Required action -
Based on the listing below, report how many lines contain the word "Consider". Nothing but the number, please.

═══ Working data

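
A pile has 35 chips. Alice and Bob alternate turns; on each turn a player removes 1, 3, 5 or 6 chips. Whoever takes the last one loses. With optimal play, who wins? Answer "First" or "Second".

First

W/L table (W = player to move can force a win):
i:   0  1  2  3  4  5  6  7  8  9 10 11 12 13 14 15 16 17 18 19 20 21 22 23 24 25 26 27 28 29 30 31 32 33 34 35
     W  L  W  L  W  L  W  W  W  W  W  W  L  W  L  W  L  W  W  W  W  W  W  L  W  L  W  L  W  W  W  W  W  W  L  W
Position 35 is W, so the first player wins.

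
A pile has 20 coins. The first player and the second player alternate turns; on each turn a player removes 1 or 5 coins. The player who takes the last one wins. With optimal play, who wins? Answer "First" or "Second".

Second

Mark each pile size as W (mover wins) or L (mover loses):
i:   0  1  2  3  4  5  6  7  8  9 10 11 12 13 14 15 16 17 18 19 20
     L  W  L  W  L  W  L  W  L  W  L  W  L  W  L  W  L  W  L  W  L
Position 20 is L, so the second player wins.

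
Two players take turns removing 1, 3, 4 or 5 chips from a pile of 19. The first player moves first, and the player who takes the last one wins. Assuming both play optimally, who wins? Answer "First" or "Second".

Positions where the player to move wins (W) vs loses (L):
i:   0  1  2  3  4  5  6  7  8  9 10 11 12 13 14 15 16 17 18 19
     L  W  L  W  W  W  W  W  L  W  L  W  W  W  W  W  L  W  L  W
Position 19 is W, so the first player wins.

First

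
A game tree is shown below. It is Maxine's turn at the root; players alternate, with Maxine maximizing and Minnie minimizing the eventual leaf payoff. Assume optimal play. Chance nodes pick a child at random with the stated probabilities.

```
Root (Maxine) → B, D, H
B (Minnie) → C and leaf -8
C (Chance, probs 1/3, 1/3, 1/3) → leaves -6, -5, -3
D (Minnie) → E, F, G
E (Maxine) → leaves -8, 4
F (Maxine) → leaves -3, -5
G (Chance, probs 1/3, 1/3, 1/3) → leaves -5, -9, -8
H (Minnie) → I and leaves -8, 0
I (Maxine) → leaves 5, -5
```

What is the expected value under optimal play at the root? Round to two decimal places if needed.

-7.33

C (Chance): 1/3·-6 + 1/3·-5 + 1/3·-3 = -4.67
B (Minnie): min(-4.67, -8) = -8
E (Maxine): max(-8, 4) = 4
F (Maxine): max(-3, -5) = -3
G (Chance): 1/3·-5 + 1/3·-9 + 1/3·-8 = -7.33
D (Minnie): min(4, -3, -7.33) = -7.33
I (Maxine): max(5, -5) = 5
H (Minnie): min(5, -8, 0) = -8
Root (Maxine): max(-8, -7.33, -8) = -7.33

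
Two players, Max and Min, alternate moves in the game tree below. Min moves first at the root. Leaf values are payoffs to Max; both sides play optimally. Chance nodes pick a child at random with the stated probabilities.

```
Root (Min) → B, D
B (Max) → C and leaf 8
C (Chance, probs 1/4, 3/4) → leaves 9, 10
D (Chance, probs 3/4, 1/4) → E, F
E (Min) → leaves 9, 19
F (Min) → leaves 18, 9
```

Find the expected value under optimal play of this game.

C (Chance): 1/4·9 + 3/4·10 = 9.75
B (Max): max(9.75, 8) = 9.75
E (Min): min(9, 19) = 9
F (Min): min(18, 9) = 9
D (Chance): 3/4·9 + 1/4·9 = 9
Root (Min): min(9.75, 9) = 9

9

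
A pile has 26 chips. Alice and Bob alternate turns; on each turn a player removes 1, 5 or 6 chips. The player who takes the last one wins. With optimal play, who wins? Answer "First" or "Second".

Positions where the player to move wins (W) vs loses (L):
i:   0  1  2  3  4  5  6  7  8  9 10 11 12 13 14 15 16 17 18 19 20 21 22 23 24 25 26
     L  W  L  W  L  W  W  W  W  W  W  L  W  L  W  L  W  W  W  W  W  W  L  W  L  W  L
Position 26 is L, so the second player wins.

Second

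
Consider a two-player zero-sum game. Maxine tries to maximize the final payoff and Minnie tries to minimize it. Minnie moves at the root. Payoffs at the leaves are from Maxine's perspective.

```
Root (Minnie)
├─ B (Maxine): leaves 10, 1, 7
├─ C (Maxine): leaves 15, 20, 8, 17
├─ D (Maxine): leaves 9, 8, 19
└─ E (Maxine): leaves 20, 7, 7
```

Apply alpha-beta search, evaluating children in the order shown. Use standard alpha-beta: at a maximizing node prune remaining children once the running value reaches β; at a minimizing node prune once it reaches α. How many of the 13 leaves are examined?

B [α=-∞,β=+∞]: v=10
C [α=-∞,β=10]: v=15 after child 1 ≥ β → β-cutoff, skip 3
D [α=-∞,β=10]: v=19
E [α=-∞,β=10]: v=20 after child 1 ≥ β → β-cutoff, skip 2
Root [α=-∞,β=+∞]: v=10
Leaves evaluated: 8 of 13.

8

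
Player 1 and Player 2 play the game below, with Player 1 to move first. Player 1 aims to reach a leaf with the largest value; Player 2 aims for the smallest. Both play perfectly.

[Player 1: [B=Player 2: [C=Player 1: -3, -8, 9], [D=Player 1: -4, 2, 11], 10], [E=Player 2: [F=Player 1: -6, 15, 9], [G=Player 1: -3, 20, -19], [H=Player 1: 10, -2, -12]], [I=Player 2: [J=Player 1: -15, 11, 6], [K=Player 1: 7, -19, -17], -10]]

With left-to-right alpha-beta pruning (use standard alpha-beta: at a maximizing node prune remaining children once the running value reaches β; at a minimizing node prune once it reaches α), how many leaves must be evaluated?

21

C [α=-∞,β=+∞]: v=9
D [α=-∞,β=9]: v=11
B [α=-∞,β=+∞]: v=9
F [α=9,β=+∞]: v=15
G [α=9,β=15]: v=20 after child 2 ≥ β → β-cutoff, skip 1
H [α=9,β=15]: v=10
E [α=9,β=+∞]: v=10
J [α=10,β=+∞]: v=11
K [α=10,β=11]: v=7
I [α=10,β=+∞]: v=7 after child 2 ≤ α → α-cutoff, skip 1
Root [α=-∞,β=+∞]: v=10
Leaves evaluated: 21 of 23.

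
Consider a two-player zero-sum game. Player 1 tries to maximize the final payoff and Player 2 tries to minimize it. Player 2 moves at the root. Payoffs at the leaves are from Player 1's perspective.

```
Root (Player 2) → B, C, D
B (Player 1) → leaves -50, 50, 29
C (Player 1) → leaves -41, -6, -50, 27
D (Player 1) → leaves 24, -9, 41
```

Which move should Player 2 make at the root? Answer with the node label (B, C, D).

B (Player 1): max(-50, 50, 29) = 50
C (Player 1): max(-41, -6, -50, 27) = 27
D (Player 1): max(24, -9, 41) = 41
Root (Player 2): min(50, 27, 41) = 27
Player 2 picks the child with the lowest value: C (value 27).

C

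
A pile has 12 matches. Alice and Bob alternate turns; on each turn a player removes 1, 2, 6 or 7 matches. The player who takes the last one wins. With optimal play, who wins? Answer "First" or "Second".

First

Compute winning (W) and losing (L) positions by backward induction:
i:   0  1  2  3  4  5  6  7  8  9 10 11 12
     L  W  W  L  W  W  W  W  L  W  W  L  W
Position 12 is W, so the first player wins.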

══════

Answer area -
2